▼

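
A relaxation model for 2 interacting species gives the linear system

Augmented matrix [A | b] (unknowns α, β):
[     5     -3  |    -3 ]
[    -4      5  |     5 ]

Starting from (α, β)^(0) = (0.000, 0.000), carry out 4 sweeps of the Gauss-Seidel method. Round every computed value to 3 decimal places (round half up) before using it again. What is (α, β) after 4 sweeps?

Iteration 1:
  α = (-3 - (-3)·0.000) / (5) = -0.600
  β = (5 - (-4)·-0.600) / (5) = 0.520
Iteration 2:
  α = (-3 - (-3)·0.520) / (5) = -0.288
  β = (5 - (-4)·-0.288) / (5) = 0.770
Iteration 3:
  α = (-3 - (-3)·0.770) / (5) = -0.138
  β = (5 - (-4)·-0.138) / (5) = 0.890
Iteration 4:
  α = (-3 - (-3)·0.890) / (5) = -0.066
  β = (5 - (-4)·-0.066) / (5) = 0.947

(-0.066, 0.947)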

▲

Exercise description:
Give an exact copy of all the data shown above.

Output for this exercise:
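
A relaxation model for 2 interacting species gives the linear system

Augmented matrix [A | b] (unknowns α, β):
[     5     -3  |    -3 ]
[    -4      5  |     5 ]

Starting from (α, β)^(0) = (0.000, 0.000), carry out 4 sweeps of the Gauss-Seidel method. Round every computed value to 3 decimal places (round half up) before using it again. What is (α, β) after 4 sweeps?

Iteration 1:
  α = (-3 - (-3)·0.000) / (5) = -0.600
  β = (5 - (-4)·-0.600) / (5) = 0.520
Iteration 2:
  α = (-3 - (-3)·0.520) / (5) = -0.288
  β = (5 - (-4)·-0.288) / (5) = 0.770
Iteration 3:
  α = (-3 - (-3)·0.770) / (5) = -0.138
  β = (5 - (-4)·-0.138) / (5) = 0.890
Iteration 4:
  α = (-3 - (-3)·0.890) / (5) = -0.066
  β = (5 - (-4)·-0.066) / (5) = 0.947

(-0.066, 0.947)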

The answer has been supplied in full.